*** Block opens ***
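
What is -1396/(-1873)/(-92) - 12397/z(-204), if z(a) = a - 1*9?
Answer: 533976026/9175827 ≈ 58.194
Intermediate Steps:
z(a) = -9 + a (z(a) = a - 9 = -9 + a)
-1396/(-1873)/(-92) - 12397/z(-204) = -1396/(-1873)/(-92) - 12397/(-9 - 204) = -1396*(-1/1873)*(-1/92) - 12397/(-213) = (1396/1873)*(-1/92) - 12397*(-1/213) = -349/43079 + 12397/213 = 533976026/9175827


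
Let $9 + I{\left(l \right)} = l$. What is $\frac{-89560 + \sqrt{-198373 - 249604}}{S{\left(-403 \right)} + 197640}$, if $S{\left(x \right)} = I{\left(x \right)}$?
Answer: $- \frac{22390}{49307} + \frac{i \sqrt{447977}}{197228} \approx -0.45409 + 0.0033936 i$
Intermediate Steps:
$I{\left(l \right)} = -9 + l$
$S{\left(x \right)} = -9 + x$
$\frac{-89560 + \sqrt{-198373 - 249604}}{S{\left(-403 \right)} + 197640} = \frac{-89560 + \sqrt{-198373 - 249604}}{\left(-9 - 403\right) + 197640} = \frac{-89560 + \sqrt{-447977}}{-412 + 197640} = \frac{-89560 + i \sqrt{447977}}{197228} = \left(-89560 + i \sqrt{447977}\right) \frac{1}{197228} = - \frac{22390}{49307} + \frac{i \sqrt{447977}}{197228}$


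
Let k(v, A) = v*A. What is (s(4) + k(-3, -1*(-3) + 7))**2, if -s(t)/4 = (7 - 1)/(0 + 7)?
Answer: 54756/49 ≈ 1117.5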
*** Block closes ***
*** Block opens ***
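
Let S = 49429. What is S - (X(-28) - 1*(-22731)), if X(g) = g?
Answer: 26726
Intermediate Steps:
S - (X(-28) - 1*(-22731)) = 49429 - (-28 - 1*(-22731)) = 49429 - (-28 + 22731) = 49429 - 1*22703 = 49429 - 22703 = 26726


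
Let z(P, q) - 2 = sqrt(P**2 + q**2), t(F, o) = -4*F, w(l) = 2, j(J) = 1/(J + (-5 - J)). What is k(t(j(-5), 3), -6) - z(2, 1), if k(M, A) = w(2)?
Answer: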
*** Block closes ***
The problem:
Return, unchanged, the run of lines above that opens with the line containing "What is -1396/(-1873)/(-92)" and closes with the line containing "Answer: 54756/49 ≈ 1117.5". Include both.

Answer:
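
What is -1396/(-1873)/(-92) - 12397/z(-204), if z(a) = a - 1*9?
Answer: 533976026/9175827 ≈ 58.194
Intermediate Steps:
z(a) = -9 + a (z(a) = a - 9 = -9 + a)
-1396/(-1873)/(-92) - 12397/z(-204) = -1396/(-1873)/(-92) - 12397/(-9 - 204) = -1396*(-1/1873)*(-1/92) - 12397/(-213) = (1396/1873)*(-1/92) - 12397*(-1/213) = -349/43079 + 12397/213 = 533976026/9175827


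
Let $9 + I{\left(l \right)} = l$. What is $\frac{-89560 + \sqrt{-198373 - 249604}}{S{\left(-403 \right)} + 197640}$, if $S{\left(x \right)} = I{\left(x \right)}$?
Answer: $- \frac{22390}{49307} + \frac{i \sqrt{447977}}{197228} \approx -0.45409 + 0.0033936 i$
Intermediate Steps:
$I{\left(l \right)} = -9 + l$
$S{\left(x \right)} = -9 + x$
$\frac{-89560 + \sqrt{-198373 - 249604}}{S{\left(-403 \right)} + 197640} = \frac{-89560 + \sqrt{-198373 - 249604}}{\left(-9 - 403\right) + 197640} = \frac{-89560 + \sqrt{-447977}}{-412 + 197640} = \frac{-89560 + i \sqrt{447977}}{197228} = \left(-89560 + i \sqrt{447977}\right) \frac{1}{197228} = - \frac{22390}{49307} + \frac{i \sqrt{447977}}{197228}$


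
Let k(v, A) = v*A. What is (s(4) + k(-3, -1*(-3) + 7))**2, if -s(t)/4 = (7 - 1)/(0 + 7)?
Answer: 54756/49 ≈ 1117.5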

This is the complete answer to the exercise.